Top of Supplied data

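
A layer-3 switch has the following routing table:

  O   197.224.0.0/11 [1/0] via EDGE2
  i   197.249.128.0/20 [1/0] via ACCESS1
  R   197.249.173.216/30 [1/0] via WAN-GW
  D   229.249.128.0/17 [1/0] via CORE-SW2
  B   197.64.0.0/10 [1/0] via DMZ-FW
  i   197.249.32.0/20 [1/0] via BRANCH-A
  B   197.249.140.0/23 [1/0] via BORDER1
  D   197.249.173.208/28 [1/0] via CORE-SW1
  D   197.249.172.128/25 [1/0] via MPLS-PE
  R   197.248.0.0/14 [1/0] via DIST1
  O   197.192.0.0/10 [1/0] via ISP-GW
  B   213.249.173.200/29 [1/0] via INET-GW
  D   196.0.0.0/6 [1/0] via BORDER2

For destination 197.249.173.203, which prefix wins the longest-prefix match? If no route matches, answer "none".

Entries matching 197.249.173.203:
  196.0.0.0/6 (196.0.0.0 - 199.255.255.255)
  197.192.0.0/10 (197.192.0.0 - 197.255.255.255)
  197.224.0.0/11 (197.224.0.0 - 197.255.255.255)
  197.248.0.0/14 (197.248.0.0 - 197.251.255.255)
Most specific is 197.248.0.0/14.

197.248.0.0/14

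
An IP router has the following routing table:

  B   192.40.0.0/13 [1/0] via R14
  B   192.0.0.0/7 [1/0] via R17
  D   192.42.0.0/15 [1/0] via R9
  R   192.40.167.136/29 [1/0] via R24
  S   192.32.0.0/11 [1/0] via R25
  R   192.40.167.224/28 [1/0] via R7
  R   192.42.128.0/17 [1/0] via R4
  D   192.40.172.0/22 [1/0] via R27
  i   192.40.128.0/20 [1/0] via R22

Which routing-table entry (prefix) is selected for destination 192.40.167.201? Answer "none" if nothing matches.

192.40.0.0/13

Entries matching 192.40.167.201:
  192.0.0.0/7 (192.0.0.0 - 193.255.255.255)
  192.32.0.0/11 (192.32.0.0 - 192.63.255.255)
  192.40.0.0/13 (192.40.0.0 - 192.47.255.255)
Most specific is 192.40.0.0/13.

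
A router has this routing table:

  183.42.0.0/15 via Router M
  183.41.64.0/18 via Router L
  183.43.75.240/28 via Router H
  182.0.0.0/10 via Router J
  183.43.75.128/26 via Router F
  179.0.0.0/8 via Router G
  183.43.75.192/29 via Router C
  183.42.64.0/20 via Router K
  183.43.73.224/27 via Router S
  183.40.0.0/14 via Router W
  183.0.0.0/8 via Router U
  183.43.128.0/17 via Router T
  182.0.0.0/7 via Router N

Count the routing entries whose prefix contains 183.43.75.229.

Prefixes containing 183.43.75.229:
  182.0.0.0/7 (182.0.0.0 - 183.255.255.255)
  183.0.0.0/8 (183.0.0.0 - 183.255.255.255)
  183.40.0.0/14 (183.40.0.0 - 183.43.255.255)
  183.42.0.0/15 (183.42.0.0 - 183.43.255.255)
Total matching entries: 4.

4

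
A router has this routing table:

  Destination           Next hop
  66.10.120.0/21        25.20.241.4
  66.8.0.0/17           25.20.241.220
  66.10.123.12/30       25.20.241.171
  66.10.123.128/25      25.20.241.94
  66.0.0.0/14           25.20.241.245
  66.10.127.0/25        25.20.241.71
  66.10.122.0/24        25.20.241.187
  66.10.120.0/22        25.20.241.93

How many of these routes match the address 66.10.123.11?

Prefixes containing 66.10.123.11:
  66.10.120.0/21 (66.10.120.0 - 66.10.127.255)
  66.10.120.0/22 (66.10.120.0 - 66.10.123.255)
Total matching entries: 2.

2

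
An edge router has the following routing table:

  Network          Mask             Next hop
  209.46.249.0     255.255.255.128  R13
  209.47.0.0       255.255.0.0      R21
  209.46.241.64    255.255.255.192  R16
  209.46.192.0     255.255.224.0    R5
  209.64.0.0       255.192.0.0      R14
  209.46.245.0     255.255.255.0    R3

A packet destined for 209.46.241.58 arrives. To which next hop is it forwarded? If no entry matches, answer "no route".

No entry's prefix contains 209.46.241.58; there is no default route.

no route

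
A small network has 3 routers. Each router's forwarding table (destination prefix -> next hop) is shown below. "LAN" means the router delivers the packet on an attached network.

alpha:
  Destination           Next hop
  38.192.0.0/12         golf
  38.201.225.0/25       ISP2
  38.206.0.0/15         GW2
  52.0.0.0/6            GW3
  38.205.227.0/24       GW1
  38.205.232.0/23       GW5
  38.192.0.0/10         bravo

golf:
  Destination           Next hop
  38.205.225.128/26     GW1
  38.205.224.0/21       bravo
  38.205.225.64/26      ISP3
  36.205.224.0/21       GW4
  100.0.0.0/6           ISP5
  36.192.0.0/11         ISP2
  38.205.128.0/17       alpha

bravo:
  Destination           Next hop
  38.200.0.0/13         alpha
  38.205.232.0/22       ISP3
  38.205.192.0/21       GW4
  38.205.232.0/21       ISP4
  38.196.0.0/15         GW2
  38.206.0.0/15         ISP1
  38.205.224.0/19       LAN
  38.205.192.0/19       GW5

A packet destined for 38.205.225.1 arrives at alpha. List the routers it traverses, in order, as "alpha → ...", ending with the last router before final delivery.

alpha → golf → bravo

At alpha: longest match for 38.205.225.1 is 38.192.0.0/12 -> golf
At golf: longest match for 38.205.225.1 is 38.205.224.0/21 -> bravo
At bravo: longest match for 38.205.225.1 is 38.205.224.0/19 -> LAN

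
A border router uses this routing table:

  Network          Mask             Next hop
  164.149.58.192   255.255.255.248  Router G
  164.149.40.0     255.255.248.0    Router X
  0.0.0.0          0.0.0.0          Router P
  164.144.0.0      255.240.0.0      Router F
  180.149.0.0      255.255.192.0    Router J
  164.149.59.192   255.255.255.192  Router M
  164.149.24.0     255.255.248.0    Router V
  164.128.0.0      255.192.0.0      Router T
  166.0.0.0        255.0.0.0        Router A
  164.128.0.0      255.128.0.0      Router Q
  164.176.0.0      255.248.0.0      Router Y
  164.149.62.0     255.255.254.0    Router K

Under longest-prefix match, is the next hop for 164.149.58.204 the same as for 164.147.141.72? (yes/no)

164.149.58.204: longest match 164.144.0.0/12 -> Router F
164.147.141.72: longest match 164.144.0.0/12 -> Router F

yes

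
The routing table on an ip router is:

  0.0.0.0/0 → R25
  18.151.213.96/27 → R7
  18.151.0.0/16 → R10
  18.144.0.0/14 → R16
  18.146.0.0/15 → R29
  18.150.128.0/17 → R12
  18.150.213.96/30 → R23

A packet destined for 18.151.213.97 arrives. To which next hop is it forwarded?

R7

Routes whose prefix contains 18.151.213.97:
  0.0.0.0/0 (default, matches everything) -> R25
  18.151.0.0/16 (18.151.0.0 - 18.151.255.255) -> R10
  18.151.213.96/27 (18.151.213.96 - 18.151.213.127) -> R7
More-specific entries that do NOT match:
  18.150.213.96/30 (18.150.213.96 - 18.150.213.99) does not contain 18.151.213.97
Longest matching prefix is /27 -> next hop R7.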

Bottom of Supplied data
Top of Supplied data

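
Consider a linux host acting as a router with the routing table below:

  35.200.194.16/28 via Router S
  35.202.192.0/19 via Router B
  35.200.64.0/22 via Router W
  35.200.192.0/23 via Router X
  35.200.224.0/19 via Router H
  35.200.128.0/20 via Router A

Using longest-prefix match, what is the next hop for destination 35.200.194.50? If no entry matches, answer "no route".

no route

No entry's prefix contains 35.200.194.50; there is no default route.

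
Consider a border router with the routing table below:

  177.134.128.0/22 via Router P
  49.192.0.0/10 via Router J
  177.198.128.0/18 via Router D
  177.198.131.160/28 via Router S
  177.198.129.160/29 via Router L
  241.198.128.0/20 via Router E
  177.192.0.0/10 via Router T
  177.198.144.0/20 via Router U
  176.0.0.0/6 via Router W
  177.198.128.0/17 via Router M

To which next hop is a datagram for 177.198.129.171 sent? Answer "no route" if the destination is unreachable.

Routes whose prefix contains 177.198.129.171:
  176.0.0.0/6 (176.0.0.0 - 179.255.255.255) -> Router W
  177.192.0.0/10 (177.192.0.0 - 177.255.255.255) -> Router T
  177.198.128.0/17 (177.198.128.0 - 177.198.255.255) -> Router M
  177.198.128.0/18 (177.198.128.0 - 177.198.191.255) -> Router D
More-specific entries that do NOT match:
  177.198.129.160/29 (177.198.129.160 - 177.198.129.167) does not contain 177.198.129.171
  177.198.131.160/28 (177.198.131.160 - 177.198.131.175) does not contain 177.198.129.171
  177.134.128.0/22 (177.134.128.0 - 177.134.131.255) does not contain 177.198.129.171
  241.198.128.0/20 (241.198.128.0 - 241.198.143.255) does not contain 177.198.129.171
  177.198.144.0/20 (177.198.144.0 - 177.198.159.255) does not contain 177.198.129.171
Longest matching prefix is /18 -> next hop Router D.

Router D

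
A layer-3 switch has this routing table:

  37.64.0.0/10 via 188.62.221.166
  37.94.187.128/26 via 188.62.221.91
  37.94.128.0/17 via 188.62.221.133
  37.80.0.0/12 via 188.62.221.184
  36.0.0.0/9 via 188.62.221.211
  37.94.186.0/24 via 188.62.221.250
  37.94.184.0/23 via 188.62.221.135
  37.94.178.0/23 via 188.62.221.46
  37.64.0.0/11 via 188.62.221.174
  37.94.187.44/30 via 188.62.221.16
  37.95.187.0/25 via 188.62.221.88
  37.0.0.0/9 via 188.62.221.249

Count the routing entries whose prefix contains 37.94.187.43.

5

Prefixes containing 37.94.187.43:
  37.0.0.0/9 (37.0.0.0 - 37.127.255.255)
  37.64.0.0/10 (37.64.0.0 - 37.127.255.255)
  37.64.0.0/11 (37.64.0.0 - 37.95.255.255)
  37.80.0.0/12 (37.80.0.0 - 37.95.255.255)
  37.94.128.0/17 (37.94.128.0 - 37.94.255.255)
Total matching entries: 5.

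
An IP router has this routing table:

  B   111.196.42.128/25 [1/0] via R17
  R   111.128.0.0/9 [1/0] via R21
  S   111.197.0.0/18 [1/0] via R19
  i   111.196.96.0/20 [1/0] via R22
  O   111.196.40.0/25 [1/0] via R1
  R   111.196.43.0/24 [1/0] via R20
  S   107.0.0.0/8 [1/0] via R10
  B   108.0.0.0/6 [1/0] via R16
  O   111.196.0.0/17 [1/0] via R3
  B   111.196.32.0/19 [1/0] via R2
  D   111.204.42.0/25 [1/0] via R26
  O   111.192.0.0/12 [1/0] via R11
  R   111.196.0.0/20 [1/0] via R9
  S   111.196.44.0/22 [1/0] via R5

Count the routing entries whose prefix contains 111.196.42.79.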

Bottom of Supplied data

Using the entries above, give back exactly the line containing "177.198.128.0/17 via Router M", the line containing "37.0.0.0/9 via 188.62.221.249", and every line between them, and nothing else.

- _Exercise answer_:
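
  177.198.128.0/17 via Router M

To which next hop is a datagram for 177.198.129.171 sent? Answer "no route" if the destination is unreachable.

Routes whose prefix contains 177.198.129.171:
  176.0.0.0/6 (176.0.0.0 - 179.255.255.255) -> Router W
  177.192.0.0/10 (177.192.0.0 - 177.255.255.255) -> Router T
  177.198.128.0/17 (177.198.128.0 - 177.198.255.255) -> Router M
  177.198.128.0/18 (177.198.128.0 - 177.198.191.255) -> Router D
More-specific entries that do NOT match:
  177.198.129.160/29 (177.198.129.160 - 177.198.129.167) does not contain 177.198.129.171
  177.198.131.160/28 (177.198.131.160 - 177.198.131.175) does not contain 177.198.129.171
  177.134.128.0/22 (177.134.128.0 - 177.134.131.255) does not contain 177.198.129.171
  241.198.128.0/20 (241.198.128.0 - 241.198.143.255) does not contain 177.198.129.171
  177.198.144.0/20 (177.198.144.0 - 177.198.159.255) does not contain 177.198.129.171
Longest matching prefix is /18 -> next hop Router D.

Router D

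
A layer-3 switch has this routing table:

  37.64.0.0/10 via 188.62.221.166
  37.94.187.128/26 via 188.62.221.91
  37.94.128.0/17 via 188.62.221.133
  37.80.0.0/12 via 188.62.221.184
  36.0.0.0/9 via 188.62.221.211
  37.94.186.0/24 via 188.62.221.250
  37.94.184.0/23 via 188.62.221.135
  37.94.178.0/23 via 188.62.221.46
  37.64.0.0/11 via 188.62.221.174
  37.94.187.44/30 via 188.62.221.16
  37.95.187.0/25 via 188.62.221.88
  37.0.0.0/9 via 188.62.221.249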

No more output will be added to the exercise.